> _WORK TASK_
Of the entries below, copy only those lines that contain the word "move".

> _DATA EXCERPTS_
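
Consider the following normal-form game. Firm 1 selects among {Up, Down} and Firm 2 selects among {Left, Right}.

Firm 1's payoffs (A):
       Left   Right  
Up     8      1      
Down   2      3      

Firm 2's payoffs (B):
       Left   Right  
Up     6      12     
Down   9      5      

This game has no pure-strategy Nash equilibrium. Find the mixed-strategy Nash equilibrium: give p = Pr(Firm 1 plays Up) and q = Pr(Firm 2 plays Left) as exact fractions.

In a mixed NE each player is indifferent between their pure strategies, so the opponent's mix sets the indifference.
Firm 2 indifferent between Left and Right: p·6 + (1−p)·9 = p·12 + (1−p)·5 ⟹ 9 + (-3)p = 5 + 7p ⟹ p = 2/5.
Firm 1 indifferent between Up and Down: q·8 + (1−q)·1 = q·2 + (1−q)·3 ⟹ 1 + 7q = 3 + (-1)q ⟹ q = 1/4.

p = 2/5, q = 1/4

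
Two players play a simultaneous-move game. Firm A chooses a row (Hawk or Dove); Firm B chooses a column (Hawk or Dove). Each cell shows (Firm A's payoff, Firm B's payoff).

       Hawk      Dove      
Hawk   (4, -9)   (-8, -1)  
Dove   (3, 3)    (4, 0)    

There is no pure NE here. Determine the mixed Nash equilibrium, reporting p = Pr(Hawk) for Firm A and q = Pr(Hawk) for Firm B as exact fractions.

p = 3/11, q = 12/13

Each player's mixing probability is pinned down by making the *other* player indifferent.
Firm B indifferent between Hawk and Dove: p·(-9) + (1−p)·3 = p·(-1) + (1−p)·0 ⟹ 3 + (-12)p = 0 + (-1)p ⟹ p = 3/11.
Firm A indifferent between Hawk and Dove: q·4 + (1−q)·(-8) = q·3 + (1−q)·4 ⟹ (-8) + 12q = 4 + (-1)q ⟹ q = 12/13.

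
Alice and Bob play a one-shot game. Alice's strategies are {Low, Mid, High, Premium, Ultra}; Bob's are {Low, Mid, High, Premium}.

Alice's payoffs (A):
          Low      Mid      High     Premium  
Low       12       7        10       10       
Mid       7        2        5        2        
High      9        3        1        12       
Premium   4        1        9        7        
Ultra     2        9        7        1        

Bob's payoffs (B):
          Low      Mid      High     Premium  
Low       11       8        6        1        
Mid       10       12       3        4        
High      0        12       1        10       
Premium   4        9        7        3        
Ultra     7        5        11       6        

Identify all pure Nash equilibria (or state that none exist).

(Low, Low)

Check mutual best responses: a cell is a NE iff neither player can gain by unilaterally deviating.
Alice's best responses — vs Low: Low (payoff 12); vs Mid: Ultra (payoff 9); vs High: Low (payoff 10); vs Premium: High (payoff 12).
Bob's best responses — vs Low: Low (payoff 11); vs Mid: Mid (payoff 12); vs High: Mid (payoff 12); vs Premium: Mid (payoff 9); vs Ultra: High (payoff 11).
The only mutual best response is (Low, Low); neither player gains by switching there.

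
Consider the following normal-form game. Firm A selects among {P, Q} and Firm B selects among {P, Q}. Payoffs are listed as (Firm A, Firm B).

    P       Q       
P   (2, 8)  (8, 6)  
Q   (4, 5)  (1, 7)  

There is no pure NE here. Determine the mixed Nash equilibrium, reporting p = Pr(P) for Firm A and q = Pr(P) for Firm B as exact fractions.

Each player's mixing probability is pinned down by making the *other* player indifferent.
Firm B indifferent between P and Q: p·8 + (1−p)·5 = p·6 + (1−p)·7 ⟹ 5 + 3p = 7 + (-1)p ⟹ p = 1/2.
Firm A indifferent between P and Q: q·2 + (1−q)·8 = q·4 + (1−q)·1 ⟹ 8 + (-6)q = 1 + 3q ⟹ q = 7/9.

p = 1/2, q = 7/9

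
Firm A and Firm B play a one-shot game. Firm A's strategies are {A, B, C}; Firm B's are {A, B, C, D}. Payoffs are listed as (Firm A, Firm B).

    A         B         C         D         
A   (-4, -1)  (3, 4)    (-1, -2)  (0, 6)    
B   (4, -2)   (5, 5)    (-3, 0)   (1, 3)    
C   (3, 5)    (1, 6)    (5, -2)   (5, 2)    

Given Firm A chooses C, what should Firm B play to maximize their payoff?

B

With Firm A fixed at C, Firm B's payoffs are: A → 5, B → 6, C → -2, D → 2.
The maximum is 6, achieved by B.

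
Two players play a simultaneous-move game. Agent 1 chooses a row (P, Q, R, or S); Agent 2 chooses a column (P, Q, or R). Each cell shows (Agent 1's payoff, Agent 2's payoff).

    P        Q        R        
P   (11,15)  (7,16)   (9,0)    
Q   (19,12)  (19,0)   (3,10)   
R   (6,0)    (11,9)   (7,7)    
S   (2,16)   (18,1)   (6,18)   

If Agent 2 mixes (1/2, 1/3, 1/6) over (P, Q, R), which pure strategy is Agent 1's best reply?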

> _ANSWER TO THIS TASK_
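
Two players play a simultaneous-move game. Firm A chooses a row (Hawk or Dove); Firm B chooses a column (Hawk or Dove). Each cell shows (Firm A's payoff, Firm B's payoff).
Two players play a simultaneous-move game. Agent 1 chooses a row (P, Q, R, or S); Agent 2 chooses a column (P, Q, or R). Each cell shows (Agent 1's payoff, Agent 2's payoff).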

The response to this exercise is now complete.